- **Task prompt**: Lines after the one containing "Words (in order): pencil" are to be omitted; print exactly each line from the start of the records up to and including it.

[[ Records to process open ]]

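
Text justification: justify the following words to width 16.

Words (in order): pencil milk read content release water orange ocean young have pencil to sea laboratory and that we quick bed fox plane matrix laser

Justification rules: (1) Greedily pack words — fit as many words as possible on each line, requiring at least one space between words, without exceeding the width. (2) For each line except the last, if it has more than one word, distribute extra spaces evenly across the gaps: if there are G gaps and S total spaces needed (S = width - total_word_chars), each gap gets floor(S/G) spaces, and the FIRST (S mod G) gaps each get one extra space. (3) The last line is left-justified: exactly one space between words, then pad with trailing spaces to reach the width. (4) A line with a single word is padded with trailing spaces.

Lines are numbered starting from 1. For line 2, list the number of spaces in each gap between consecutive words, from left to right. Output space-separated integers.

Line 1: ['pencil', 'milk', 'read'] (min_width=16, slack=0)
Line 2: ['content', 'release'] (min_width=15, slack=1)
Line 3: ['water', 'orange'] (min_width=12, slack=4)
Line 4: ['ocean', 'young', 'have'] (min_width=16, slack=0)
Line 5: ['pencil', 'to', 'sea'] (min_width=13, slack=3)
Line 6: ['laboratory', 'and'] (min_width=14, slack=2)
Line 7: ['that', 'we', 'quick'] (min_width=13, slack=3)
Line 8: ['bed', 'fox', 'plane'] (min_width=13, slack=3)
Line 9: ['matrix', 'laser'] (min_width=12, slack=4)

Answer: 2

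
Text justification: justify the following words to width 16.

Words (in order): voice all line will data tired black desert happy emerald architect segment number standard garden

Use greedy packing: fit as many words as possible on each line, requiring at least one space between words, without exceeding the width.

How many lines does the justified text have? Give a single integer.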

[[ Records to process closed ]]

- **Solution for this exercise**:
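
Text justification: justify the following words to width 16.

Words (in order): pencil milk read content release water orange ocean young have pencil to sea laboratory and that we quick bed fox plane matrix laser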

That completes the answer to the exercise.